TASK PROMPT: Transcribe, word for word and without additions, each line below from the one containing "Let j = -6*3*(-9)." through the one containing "Answer: -44059", both ends included.

Source records:
- Opening Delimiter -
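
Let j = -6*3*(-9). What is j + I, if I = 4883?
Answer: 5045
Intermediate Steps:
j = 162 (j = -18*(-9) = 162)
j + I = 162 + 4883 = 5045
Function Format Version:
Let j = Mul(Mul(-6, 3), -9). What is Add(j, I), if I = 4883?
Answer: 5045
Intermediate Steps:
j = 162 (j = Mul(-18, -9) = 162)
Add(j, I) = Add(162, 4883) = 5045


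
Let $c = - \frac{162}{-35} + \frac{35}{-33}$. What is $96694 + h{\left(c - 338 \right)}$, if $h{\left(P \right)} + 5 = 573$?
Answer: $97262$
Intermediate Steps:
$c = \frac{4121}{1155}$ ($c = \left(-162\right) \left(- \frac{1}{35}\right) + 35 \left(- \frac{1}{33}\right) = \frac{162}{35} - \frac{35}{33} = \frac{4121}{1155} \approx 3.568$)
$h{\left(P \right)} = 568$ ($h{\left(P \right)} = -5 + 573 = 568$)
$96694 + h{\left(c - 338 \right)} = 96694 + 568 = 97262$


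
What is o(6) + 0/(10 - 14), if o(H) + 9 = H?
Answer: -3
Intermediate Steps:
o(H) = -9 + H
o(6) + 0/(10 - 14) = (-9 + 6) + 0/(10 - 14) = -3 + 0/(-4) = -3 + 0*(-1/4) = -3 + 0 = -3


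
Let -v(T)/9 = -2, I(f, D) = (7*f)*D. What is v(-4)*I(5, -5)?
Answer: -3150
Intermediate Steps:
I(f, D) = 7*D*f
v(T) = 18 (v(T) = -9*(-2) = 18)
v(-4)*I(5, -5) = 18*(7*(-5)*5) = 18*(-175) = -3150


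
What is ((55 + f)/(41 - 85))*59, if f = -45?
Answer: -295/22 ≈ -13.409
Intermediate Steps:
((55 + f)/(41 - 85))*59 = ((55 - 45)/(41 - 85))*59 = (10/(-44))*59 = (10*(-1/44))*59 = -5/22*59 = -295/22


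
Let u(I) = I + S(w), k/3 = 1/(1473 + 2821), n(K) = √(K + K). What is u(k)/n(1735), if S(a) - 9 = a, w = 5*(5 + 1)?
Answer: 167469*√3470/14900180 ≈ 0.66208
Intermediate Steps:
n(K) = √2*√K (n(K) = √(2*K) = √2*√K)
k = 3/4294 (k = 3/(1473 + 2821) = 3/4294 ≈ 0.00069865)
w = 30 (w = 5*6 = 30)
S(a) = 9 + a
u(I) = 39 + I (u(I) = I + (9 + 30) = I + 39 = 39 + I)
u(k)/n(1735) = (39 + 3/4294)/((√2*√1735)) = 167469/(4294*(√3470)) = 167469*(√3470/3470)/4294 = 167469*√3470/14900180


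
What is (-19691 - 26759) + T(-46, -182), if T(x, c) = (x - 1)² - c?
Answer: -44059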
- Closing Delimiter -
- Opening Delimiter -
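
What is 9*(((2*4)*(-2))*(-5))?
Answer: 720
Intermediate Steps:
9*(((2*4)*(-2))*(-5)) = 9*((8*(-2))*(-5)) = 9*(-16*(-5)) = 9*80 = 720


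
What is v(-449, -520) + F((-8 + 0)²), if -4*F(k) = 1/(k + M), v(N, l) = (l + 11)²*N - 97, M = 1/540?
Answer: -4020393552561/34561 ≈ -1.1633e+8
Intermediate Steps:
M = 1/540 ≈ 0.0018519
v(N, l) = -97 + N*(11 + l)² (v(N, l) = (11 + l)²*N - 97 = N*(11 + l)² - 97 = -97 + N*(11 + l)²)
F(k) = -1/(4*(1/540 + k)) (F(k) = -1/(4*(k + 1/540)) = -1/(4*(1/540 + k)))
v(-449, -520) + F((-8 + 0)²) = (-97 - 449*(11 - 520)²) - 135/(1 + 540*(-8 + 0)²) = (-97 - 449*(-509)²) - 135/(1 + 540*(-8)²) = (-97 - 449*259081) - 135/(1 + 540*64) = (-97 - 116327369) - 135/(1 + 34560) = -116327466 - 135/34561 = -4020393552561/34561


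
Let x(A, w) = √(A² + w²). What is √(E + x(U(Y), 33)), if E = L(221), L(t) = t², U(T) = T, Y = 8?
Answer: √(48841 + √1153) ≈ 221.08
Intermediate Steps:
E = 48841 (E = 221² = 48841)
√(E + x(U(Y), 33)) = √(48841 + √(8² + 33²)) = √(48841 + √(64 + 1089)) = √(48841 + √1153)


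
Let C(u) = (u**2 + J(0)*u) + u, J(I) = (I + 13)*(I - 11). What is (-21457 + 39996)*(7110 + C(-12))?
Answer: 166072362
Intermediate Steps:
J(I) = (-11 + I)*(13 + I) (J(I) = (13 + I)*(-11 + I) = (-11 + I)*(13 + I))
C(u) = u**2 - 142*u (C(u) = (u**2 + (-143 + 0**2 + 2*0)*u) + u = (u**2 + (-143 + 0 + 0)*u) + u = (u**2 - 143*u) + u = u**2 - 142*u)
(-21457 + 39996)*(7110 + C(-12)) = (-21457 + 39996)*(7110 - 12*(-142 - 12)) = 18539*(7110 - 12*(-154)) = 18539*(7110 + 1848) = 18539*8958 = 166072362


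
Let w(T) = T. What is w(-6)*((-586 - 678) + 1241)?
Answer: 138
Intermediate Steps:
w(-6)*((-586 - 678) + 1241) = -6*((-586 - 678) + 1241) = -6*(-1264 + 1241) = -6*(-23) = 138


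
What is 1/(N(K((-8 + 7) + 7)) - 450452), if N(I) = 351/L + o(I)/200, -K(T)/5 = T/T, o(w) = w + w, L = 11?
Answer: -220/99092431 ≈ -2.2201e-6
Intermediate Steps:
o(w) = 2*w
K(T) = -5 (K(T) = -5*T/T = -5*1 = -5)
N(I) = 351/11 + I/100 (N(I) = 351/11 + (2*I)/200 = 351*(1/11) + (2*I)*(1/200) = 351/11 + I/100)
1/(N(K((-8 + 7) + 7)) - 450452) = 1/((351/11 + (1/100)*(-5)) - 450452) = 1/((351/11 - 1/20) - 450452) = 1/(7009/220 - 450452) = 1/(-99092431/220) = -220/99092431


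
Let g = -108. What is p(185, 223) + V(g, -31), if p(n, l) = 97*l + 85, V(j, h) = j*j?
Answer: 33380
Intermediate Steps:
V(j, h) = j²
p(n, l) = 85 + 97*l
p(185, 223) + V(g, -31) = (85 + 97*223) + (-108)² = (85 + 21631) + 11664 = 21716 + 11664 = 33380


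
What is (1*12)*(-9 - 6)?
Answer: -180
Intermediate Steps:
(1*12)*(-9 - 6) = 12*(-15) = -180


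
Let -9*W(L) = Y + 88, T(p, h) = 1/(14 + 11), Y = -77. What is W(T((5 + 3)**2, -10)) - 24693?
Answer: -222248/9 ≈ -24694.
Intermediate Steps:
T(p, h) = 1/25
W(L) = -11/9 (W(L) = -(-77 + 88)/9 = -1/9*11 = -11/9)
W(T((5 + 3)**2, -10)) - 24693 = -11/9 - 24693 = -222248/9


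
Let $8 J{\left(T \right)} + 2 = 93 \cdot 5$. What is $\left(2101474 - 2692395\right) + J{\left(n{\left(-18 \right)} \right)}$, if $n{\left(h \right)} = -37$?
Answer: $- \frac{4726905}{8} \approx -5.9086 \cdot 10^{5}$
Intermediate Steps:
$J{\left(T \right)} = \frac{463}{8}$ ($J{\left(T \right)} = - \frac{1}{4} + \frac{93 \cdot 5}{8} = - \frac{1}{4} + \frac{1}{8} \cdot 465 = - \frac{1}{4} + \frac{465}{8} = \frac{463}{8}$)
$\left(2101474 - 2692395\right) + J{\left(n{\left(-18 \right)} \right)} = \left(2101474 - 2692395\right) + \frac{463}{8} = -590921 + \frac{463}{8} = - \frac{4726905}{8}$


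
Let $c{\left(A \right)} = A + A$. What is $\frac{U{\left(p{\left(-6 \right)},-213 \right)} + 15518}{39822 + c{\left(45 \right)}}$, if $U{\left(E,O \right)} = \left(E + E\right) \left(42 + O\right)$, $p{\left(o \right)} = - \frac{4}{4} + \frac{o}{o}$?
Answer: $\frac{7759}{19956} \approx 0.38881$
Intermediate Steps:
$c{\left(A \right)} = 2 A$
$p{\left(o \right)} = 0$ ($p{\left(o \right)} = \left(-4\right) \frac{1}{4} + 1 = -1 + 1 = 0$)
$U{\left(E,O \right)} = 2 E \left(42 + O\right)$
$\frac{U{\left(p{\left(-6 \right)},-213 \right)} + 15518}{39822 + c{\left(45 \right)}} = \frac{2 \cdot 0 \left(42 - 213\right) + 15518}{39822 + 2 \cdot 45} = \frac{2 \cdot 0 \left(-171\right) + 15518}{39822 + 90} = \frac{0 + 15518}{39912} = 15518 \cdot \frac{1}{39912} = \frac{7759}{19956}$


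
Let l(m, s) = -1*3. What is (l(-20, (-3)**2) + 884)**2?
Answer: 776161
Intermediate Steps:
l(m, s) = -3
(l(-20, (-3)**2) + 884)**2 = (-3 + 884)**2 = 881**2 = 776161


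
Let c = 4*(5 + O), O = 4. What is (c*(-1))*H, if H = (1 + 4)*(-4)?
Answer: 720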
- Closing Delimiter -
ANSWER TO THIS TASK:
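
Let j = -6*3*(-9). What is j + I, if I = 4883?
Answer: 5045
Intermediate Steps:
j = 162 (j = -18*(-9) = 162)
j + I = 162 + 4883 = 5045
Function Format Version:
Let j = Mul(Mul(-6, 3), -9). What is Add(j, I), if I = 4883?
Answer: 5045
Intermediate Steps:
j = 162 (j = Mul(-18, -9) = 162)
Add(j, I) = Add(162, 4883) = 5045


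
Let $c = - \frac{162}{-35} + \frac{35}{-33}$. What is $96694 + h{\left(c - 338 \right)}$, if $h{\left(P \right)} + 5 = 573$?
Answer: $97262$
Intermediate Steps:
$c = \frac{4121}{1155}$ ($c = \left(-162\right) \left(- \frac{1}{35}\right) + 35 \left(- \frac{1}{33}\right) = \frac{162}{35} - \frac{35}{33} = \frac{4121}{1155} \approx 3.568$)
$h{\left(P \right)} = 568$ ($h{\left(P \right)} = -5 + 573 = 568$)
$96694 + h{\left(c - 338 \right)} = 96694 + 568 = 97262$


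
What is o(6) + 0/(10 - 14), if o(H) + 9 = H?
Answer: -3
Intermediate Steps:
o(H) = -9 + H
o(6) + 0/(10 - 14) = (-9 + 6) + 0/(10 - 14) = -3 + 0/(-4) = -3 + 0*(-1/4) = -3 + 0 = -3


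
Let -v(T)/9 = -2, I(f, D) = (7*f)*D. What is v(-4)*I(5, -5)?
Answer: -3150
Intermediate Steps:
I(f, D) = 7*D*f
v(T) = 18 (v(T) = -9*(-2) = 18)
v(-4)*I(5, -5) = 18*(7*(-5)*5) = 18*(-175) = -3150


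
What is ((55 + f)/(41 - 85))*59, if f = -45?
Answer: -295/22 ≈ -13.409
Intermediate Steps:
((55 + f)/(41 - 85))*59 = ((55 - 45)/(41 - 85))*59 = (10/(-44))*59 = (10*(-1/44))*59 = -5/22*59 = -295/22


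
Let u(I) = I + S(w), k/3 = 1/(1473 + 2821), n(K) = √(K + K). What is u(k)/n(1735), if S(a) - 9 = a, w = 5*(5 + 1)?
Answer: 167469*√3470/14900180 ≈ 0.66208
Intermediate Steps:
n(K) = √2*√K (n(K) = √(2*K) = √2*√K)
k = 3/4294 (k = 3/(1473 + 2821) = 3/4294 ≈ 0.00069865)
w = 30 (w = 5*6 = 30)
S(a) = 9 + a
u(I) = 39 + I (u(I) = I + (9 + 30) = I + 39 = 39 + I)
u(k)/n(1735) = (39 + 3/4294)/((√2*√1735)) = 167469/(4294*(√3470)) = 167469*(√3470/3470)/4294 = 167469*√3470/14900180


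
What is (-19691 - 26759) + T(-46, -182), if T(x, c) = (x - 1)² - c?
Answer: -44059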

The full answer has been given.